» Task requirements: Print the data that follows exactly as it stands, from its first line through the line containing "If the true mean is μ = 90, σ", and stop there.

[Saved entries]
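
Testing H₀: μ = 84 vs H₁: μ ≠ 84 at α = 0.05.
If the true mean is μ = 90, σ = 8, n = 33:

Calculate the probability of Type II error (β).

Answer: β ≈ 0.0094

Derivation:
SE = σ/√n = 8/√33 = 1.3926
Critical values: μ₀ ± z_0.025×SE = 84 ± 1.960×1.3926
Acceptance region: (81.2705, 86.7295)
Under H₁ (μ = 90): z_high = (86.7295 - 90)/1.3926 = -2.3485, z_low = (81.2705 - 90)/1.3926 = -6.2685
β = P(not reject | H₁) = Φ(-2.3485) - Φ(-6.2685) ≈ 0.0094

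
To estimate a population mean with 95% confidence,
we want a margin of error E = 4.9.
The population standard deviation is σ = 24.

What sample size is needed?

z_0.025 = 1.960
n = (z×σ/E)² = (1.960×24/4.9)²
n = 92.1600
Round up: n = 93

Answer: n = 93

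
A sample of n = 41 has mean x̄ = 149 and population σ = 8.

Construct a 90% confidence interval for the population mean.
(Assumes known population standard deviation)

Answer: (146.9447, 151.0553)

Derivation:
Confidence level: 90%, α = 0.1
z_0.05 = 1.645
SE = σ/√n = 8/√41 = 1.2494
Margin of error = 1.645 × 1.2494 = 2.0553
CI: x̄ ± margin = 149 ± 2.0553
CI: (146.9447, 151.0553)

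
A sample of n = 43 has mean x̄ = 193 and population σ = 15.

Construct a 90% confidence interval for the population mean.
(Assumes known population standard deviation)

Answer: (189.2371, 196.7629)

Derivation:
Confidence level: 90%, α = 0.1
z_0.05 = 1.645
SE = σ/√n = 15/√43 = 2.2875
Margin of error = 1.645 × 2.2875 = 3.7629
CI: x̄ ± margin = 193 ± 3.7629
CI: (189.2371, 196.7629)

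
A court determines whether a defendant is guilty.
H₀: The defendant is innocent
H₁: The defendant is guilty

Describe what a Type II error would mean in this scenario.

Answer: Acquitting a guilty person

Derivation:
Type I error: rejecting H₀ when it is actually true (false positive).
Type II error: failing to reject H₀ when H₁ is actually true (false negative).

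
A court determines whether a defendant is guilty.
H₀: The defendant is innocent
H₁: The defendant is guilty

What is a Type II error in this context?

Answer: Acquitting a guilty person

Derivation:
Type I error (α): Rejecting H₀ when H₀ is true
Type II error (β): Failing to reject H₀ when H₁ is true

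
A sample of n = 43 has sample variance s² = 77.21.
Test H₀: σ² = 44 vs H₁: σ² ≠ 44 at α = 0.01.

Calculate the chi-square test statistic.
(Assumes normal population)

Answer: χ² = 73.7005, reject H₀

Derivation:
df = n - 1 = 42
χ² = (n-1)s²/σ₀² = 42×77.21/44 = 73.7005
Critical values: χ²_{0.995,42} = 22.138, χ²_{0.005,42} = 69.336
Rejection region: χ² < 22.138 or χ² > 69.336
Decision: reject H₀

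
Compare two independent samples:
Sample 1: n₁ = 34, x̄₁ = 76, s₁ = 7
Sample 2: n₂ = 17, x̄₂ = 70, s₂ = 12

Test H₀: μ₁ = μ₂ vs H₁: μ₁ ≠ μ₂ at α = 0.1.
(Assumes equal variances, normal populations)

Answer: t = 2.2580, reject H₀

Derivation:
Pooled variance: s²_p = [33×7² + 16×12²]/(49) = 80.0204
s_p = 8.9454
SE = s_p×√(1/n₁ + 1/n₂) = 8.9454×√(1/34 + 1/17) = 2.6572
t = (x̄₁ - x̄₂)/SE = (76 - 70)/2.6572 = 2.2580
df = 49, t-critical = ±1.677
Decision: reject H₀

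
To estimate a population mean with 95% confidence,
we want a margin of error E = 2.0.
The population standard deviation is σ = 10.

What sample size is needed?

Answer: n = 97

Derivation:
z_0.025 = 1.960
n = (z×σ/E)² = (1.960×10/2.0)²
n = 96.0400
Round up: n = 97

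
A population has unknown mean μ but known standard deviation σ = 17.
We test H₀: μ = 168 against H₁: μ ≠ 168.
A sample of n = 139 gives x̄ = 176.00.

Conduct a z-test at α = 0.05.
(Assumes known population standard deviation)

Answer: z = 5.5482, reject H₀

Derivation:
Standard error: SE = σ/√n = 17/√139 = 1.4419
z-statistic: z = (x̄ - μ₀)/SE = (176.00 - 168)/1.4419 = 5.5482
Critical value: ±1.960
p-value < 0.0001
Decision: reject H₀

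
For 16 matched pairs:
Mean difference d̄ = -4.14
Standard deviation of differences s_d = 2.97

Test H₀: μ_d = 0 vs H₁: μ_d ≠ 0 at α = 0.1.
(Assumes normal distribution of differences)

Answer: t = -5.5758, reject H₀

Derivation:
df = n - 1 = 15
SE = s_d/√n = 2.97/√16 = 0.7425
t = d̄/SE = -4.14/0.7425 = -5.5758
Critical value: t_{0.05,15} = ±1.753
p-value ≈ 0.0001
Decision: reject H₀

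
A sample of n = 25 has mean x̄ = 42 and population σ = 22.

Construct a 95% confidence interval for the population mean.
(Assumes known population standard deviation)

Confidence level: 95%, α = 0.05
z_0.025 = 1.960
SE = σ/√n = 22/√25 = 4.4000
Margin of error = 1.960 × 4.4000 = 8.6240
CI: x̄ ± margin = 42 ± 8.6240
CI: (33.3760, 50.6240)

Answer: (33.3760, 50.6240)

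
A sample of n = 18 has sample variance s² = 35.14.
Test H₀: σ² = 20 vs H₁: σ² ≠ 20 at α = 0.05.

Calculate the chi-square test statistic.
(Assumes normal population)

Answer: χ² = 29.8690, fail to reject H₀

Derivation:
df = n - 1 = 17
χ² = (n-1)s²/σ₀² = 17×35.14/20 = 29.8690
Critical values: χ²_{0.975,17} = 7.564, χ²_{0.025,17} = 30.191
Rejection region: χ² < 7.564 or χ² > 30.191
Decision: fail to reject H₀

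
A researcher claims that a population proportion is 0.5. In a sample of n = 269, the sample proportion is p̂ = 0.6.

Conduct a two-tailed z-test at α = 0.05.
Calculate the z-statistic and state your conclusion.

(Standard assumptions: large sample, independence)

H₀: p = 0.5, H₁: p ≠ 0.5
Standard error: SE = √(p₀(1-p₀)/n) = √(0.5×0.5/269) = 0.030486
z-statistic: z = (p̂ - p₀)/SE = (0.6 - 0.5)/0.030486 = 3.2802
Critical value: z_0.025 = ±1.960
p-value = 0.0010
Decision: reject H₀ at α = 0.05

Answer: z = 3.2802, reject H₀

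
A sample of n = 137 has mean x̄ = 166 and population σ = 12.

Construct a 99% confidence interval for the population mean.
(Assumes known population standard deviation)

Answer: (163.3591, 168.6409)

Derivation:
Confidence level: 99%, α = 0.01
z_0.005 = 2.576
SE = σ/√n = 12/√137 = 1.0252
Margin of error = 2.576 × 1.0252 = 2.6409
CI: x̄ ± margin = 166 ± 2.6409
CI: (163.3591, 168.6409)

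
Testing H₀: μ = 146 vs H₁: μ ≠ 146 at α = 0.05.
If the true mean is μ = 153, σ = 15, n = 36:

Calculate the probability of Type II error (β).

Answer: β ≈ 0.2005

Derivation:
SE = σ/√n = 15/√36 = 2.5000
Critical values: μ₀ ± z_0.025×SE = 146 ± 1.960×2.5000
Acceptance region: (141.1000, 150.9000)
Under H₁ (μ = 153): z_high = (150.9000 - 153)/2.5000 = -0.8400, z_low = (141.1000 - 153)/2.5000 = -4.7600
β = P(not reject | H₁) = Φ(-0.8400) - Φ(-4.7600) ≈ 0.2005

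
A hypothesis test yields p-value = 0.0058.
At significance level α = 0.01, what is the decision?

Compare p-value to α:
0.0058 < 0.01
Decision: reject H₀

Answer: reject H₀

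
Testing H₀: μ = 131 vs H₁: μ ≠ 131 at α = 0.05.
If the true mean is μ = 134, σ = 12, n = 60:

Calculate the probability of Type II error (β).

SE = σ/√n = 12/√60 = 1.5492
Critical values: μ₀ ± z_0.025×SE = 131 ± 1.960×1.5492
Acceptance region: (127.9636, 134.0364)
Under H₁ (μ = 134): z_high = (134.0364 - 134)/1.5492 = 0.0235, z_low = (127.9636 - 134)/1.5492 = -3.8965
β = P(not reject | H₁) = Φ(0.0235) - Φ(-3.8965) ≈ 0.5093

Answer: β ≈ 0.5093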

» Solution to this exercise:
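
Testing H₀: μ = 84 vs H₁: μ ≠ 84 at α = 0.05.
If the true mean is μ = 90, σ = 8, n = 33: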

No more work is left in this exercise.